(Stored items)
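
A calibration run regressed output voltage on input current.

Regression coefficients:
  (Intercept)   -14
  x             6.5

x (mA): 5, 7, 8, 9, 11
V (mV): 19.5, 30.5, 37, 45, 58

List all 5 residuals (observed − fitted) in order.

x=5: ŷ = -14 + 6.5·5 = 18.5; r = 19.5 − 18.5 = 1
x=7: ŷ = -14 + 6.5·7 = 31.5; r = 30.5 − 31.5 = -1
x=8: ŷ = -14 + 6.5·8 = 38; r = 37 − 38 = -1
x=9: ŷ = -14 + 6.5·9 = 44.5; r = 45 − 44.5 = 0.5
x=11: ŷ = -14 + 6.5·11 = 57.5; r = 58 − 57.5 = 0.5

1, -1, -1, 0.5, 0.5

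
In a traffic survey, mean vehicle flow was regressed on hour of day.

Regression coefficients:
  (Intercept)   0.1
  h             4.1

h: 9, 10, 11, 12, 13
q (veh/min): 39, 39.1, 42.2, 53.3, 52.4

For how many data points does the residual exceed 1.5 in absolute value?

4

h=9: q̂ = 0.1 + 4.1·9 = 37; e = 39 − 37 = 2
h=10: q̂ = 0.1 + 4.1·10 = 41.1; e = 39.1 − 41.1 = -2
h=11: q̂ = 0.1 + 4.1·11 = 45.2; e = 42.2 − 45.2 = -3
h=12: q̂ = 0.1 + 4.1·12 = 49.3; e = 53.3 − 49.3 = 4
h=13: q̂ = 0.1 + 4.1·13 = 53.4; e = 52.4 − 53.4 = -1
|e| > 1.5: h=9 (|e|=2), h=10 (|e|=2), h=11 (|e|=3), h=12 (|e|=4) → 4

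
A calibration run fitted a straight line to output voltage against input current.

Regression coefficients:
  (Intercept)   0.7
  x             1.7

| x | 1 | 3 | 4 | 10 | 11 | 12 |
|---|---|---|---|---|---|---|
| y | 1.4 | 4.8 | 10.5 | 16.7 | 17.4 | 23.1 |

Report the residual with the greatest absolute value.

e = 3

x=1: ŷ = 0.7 + 1.7·1 = 2.4; e = 1.4 − 2.4 = -1
x=3: ŷ = 0.7 + 1.7·3 = 5.8; e = 4.8 − 5.8 = -1
x=4: ŷ = 0.7 + 1.7·4 = 7.5; e = 10.5 − 7.5 = 3
x=10: ŷ = 0.7 + 1.7·10 = 17.7; e = 16.7 − 17.7 = -1
x=11: ŷ = 0.7 + 1.7·11 = 19.4; e = 17.4 − 19.4 = -2
x=12: ŷ = 0.7 + 1.7·12 = 21.1; e = 23.1 − 21.1 = 2
Largest |e| is 3 at x = 4, residual 3.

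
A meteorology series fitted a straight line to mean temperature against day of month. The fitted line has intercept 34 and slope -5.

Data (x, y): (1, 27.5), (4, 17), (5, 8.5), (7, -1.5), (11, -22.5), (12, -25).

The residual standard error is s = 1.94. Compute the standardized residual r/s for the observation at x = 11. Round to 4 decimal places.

-0.7732

ŷ = 34 − 5·11 = -21
r = -22.5 − (-21) = -1.5
r/s = -1.5 / 1.94 = -0.7732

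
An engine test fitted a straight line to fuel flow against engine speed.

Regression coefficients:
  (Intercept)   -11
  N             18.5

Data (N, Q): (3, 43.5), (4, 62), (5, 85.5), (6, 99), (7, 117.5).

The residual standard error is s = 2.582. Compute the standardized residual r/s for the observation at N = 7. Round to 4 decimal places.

ŷ = -11 + 18.5·7 = 118.5
r = 117.5 − 118.5 = -1
r/s = -1 / 2.582 = -0.3873

-0.3873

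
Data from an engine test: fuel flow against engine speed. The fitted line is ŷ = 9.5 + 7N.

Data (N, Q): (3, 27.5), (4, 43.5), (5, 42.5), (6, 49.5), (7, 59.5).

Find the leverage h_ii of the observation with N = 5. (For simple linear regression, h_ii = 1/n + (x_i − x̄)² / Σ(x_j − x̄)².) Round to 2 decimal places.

N̄ = (3 + 4 + 5 + 6 + 7)/5 = 5
Σ(N − N̄)² = 4 + 1 + 0 + 1 + 4 = 10
h = 1/5 + (0)²/10 = 0.2 + 0 = 0.20

h = 0.20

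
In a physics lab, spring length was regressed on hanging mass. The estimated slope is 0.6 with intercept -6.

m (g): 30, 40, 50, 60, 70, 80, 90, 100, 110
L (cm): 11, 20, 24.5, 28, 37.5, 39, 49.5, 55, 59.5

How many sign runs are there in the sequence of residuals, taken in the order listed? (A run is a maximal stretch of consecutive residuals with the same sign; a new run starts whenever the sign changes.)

m=30: ŷ = -6 + 0.6·30 = 12; e = 11 − 12 = -1
m=40: ŷ = -6 + 0.6·40 = 18; e = 20 − 18 = 2
m=50: ŷ = -6 + 0.6·50 = 24; e = 24.5 − 24 = 0.5
m=60: ŷ = -6 + 0.6·60 = 30; e = 28 − 30 = -2
m=70: ŷ = -6 + 0.6·70 = 36; e = 37.5 − 36 = 1.5
m=80: ŷ = -6 + 0.6·80 = 42; e = 39 − 42 = -3
m=90: ŷ = -6 + 0.6·90 = 48; e = 49.5 − 48 = 1.5
m=100: ŷ = -6 + 0.6·100 = 54; e = 55 − 54 = 1
m=110: ŷ = -6 + 0.6·110 = 60; e = 59.5 − 60 = -0.5
Signs: − + + − + − + + −
Runs: −×1, +×2, −×1, +×1, −×1, +×2, −×1 → 7

7 runs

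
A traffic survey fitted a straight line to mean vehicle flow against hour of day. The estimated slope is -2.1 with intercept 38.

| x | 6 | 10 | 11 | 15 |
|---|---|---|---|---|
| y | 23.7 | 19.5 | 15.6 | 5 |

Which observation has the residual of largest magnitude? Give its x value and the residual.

x = 10, e = 2.5

x=6: ŷ = 38 − 2.1·6 = 25.4; e = 23.7 − 25.4 = -1.7
x=10: ŷ = 38 − 2.1·10 = 17; e = 19.5 − 17 = 2.5
x=11: ŷ = 38 − 2.1·11 = 14.9; e = 15.6 − 14.9 = 0.7
x=15: ŷ = 38 − 2.1·15 = 6.5; e = 5 − 6.5 = -1.5
Largest |e| is 2.5 at x = 10, residual 2.5.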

TASK STATEMENT: Of the lines above, retype only those from the line containing "V (mV): 19.5, 30.5, 37, 45, 58" through the line containing "99), (7, 117.5).", including both, exactly.

FINISHED EXERCISE:
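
V (mV): 19.5, 30.5, 37, 45, 58

List all 5 residuals (observed − fitted) in order.

x=5: ŷ = -14 + 6.5·5 = 18.5; r = 19.5 − 18.5 = 1
x=7: ŷ = -14 + 6.5·7 = 31.5; r = 30.5 − 31.5 = -1
x=8: ŷ = -14 + 6.5·8 = 38; r = 37 − 38 = -1
x=9: ŷ = -14 + 6.5·9 = 44.5; r = 45 − 44.5 = 0.5
x=11: ŷ = -14 + 6.5·11 = 57.5; r = 58 − 57.5 = 0.5

1, -1, -1, 0.5, 0.5

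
In a traffic survey, mean vehicle flow was regressed on hour of day.

Regression coefficients:
  (Intercept)   0.1
  h             4.1

h: 9, 10, 11, 12, 13
q (veh/min): 39, 39.1, 42.2, 53.3, 52.4

For how many data points does the residual exceed 1.5 in absolute value?

4

h=9: q̂ = 0.1 + 4.1·9 = 37; e = 39 − 37 = 2
h=10: q̂ = 0.1 + 4.1·10 = 41.1; e = 39.1 − 41.1 = -2
h=11: q̂ = 0.1 + 4.1·11 = 45.2; e = 42.2 − 45.2 = -3
h=12: q̂ = 0.1 + 4.1·12 = 49.3; e = 53.3 − 49.3 = 4
h=13: q̂ = 0.1 + 4.1·13 = 53.4; e = 52.4 − 53.4 = -1
|e| > 1.5: h=9 (|e|=2), h=10 (|e|=2), h=11 (|e|=3), h=12 (|e|=4) → 4

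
A calibration run fitted a straight line to output voltage against input current.

Regression coefficients:
  (Intercept)   0.7
  x             1.7

| x | 1 | 3 | 4 | 10 | 11 | 12 |
|---|---|---|---|---|---|---|
| y | 1.4 | 4.8 | 10.5 | 16.7 | 17.4 | 23.1 |

Report the residual with the greatest absolute value.

e = 3

x=1: ŷ = 0.7 + 1.7·1 = 2.4; e = 1.4 − 2.4 = -1
x=3: ŷ = 0.7 + 1.7·3 = 5.8; e = 4.8 − 5.8 = -1
x=4: ŷ = 0.7 + 1.7·4 = 7.5; e = 10.5 − 7.5 = 3
x=10: ŷ = 0.7 + 1.7·10 = 17.7; e = 16.7 − 17.7 = -1
x=11: ŷ = 0.7 + 1.7·11 = 19.4; e = 17.4 − 19.4 = -2
x=12: ŷ = 0.7 + 1.7·12 = 21.1; e = 23.1 − 21.1 = 2
Largest |e| is 3 at x = 4, residual 3.

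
A meteorology series fitted a straight line to mean temperature against day of month. The fitted line has intercept 34 and slope -5.

Data (x, y): (1, 27.5), (4, 17), (5, 8.5), (7, -1.5), (11, -22.5), (12, -25).

The residual standard error is s = 1.94. Compute the standardized residual r/s for the observation at x = 11. Round to 4 decimal places.

-0.7732

ŷ = 34 − 5·11 = -21
r = -22.5 − (-21) = -1.5
r/s = -1.5 / 1.94 = -0.7732

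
An engine test fitted a straight line to fuel flow against engine speed.

Regression coefficients:
  (Intercept)   -11
  N             18.5

Data (N, Q): (3, 43.5), (4, 62), (5, 85.5), (6, 99), (7, 117.5).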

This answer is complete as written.